» **WHAT IS EXPECTED**
For this exercise, transcribe all of the entries exactly.

» **DATA TO EXAMINE**

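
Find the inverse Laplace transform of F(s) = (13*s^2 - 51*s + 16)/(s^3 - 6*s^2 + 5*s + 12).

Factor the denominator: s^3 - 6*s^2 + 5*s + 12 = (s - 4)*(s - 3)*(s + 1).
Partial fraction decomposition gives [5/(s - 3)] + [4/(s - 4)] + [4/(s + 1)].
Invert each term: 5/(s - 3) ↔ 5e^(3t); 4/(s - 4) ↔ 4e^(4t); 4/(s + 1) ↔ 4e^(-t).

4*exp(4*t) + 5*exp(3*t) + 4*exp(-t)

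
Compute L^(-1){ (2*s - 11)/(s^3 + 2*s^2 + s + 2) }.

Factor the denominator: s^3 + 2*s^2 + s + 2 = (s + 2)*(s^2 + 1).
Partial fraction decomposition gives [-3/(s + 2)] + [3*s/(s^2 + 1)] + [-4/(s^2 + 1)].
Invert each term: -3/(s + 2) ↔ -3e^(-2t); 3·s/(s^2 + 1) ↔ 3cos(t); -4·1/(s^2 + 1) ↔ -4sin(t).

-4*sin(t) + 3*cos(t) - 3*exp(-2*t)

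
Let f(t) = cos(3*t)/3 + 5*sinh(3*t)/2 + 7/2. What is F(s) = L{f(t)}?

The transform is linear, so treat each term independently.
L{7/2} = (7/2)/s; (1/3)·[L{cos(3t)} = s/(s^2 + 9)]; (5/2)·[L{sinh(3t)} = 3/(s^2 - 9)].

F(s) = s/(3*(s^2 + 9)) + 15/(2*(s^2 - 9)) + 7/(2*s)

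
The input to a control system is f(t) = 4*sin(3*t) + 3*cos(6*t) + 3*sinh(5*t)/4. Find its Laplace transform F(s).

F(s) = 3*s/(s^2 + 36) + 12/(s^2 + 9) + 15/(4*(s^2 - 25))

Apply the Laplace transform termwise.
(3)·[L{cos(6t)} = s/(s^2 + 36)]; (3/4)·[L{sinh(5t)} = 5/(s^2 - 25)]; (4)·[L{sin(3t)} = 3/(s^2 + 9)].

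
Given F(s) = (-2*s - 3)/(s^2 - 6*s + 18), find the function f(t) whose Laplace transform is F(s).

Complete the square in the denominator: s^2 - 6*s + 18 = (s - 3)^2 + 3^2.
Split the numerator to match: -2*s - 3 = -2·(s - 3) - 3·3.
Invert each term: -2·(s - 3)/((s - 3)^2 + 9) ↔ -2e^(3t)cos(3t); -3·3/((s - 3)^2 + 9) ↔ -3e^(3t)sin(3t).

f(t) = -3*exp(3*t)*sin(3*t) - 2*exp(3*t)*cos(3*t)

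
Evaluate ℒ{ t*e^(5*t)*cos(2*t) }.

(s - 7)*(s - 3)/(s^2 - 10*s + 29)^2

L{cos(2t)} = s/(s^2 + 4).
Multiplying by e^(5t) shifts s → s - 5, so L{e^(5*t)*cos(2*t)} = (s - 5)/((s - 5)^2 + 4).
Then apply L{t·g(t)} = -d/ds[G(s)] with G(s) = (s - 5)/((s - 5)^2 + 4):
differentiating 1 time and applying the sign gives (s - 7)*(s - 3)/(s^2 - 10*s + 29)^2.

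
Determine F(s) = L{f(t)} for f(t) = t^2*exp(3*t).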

» **WRITTEN ANSWER**
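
Find the inverse Laplace transform of F(s) = (13*s^2 - 51*s + 16)/(s^3 - 6*s^2 + 5*s + 12).

Factor the denominator: s^3 - 6*s^2 + 5*s + 12 = (s - 4)*(s - 3)*(s + 1).
Partial fraction decomposition gives [5/(s - 3)] + [4/(s - 4)] + [4/(s + 1)].
Invert each term: 5/(s - 3) ↔ 5e^(3t); 4/(s - 4) ↔ 4e^(4t); 4/(s + 1) ↔ 4e^(-t).

4*exp(4*t) + 5*exp(3*t) + 4*exp(-t)

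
Compute L^(-1){ (2*s - 11)/(s^3 + 2*s^2 + s + 2) }.

Factor the denominator: s^3 + 2*s^2 + s + 2 = (s + 2)*(s^2 + 1).
Partial fraction decomposition gives [-3/(s + 2)] + [3*s/(s^2 + 1)] + [-4/(s^2 + 1)].
Invert each term: -3/(s + 2) ↔ -3e^(-2t); 3·s/(s^2 + 1) ↔ 3cos(t); -4·1/(s^2 + 1) ↔ -4sin(t).

-4*sin(t) + 3*cos(t) - 3*exp(-2*t)

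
Let f(t) = cos(3*t)/3 + 5*sinh(3*t)/2 + 7/2. What is F(s) = L{f(t)}?

The transform is linear, so treat each term independently.
L{7/2} = (7/2)/s; (1/3)·[L{cos(3t)} = s/(s^2 + 9)]; (5/2)·[L{sinh(3t)} = 3/(s^2 - 9)].

F(s) = s/(3*(s^2 + 9)) + 15/(2*(s^2 - 9)) + 7/(2*s)

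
The input to a control system is f(t) = 4*sin(3*t) + 3*cos(6*t) + 3*sinh(5*t)/4. Find its Laplace transform F(s).

F(s) = 3*s/(s^2 + 36) + 12/(s^2 + 9) + 15/(4*(s^2 - 25))

Apply the Laplace transform termwise.
(3)·[L{cos(6t)} = s/(s^2 + 36)]; (3/4)·[L{sinh(5t)} = 5/(s^2 - 25)]; (4)·[L{sin(3t)} = 3/(s^2 + 9)].

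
Given F(s) = (-2*s - 3)/(s^2 - 6*s + 18), find the function f(t) whose Laplace transform is F(s).

Complete the square in the denominator: s^2 - 6*s + 18 = (s - 3)^2 + 3^2.
Split the numerator to match: -2*s - 3 = -2·(s - 3) - 3·3.
Invert each term: -2·(s - 3)/((s - 3)^2 + 9) ↔ -2e^(3t)cos(3t); -3·3/((s - 3)^2 + 9) ↔ -3e^(3t)sin(3t).

f(t) = -3*exp(3*t)*sin(3*t) - 2*exp(3*t)*cos(3*t)

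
Evaluate ℒ{ t*e^(5*t)*cos(2*t) }.

(s - 7)*(s - 3)/(s^2 - 10*s + 29)^2

L{cos(2t)} = s/(s^2 + 4).
Multiplying by e^(5t) shifts s → s - 5, so L{e^(5*t)*cos(2*t)} = (s - 5)/((s - 5)^2 + 4).
Then apply L{t·g(t)} = -d/ds[G(s)] with G(s) = (s - 5)/((s - 5)^2 + 4):
differentiating 1 time and applying the sign gives (s - 7)*(s - 3)/(s^2 - 10*s + 29)^2.

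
Determine F(s) = L{f(t)} for f(t) = t^2*exp(3*t).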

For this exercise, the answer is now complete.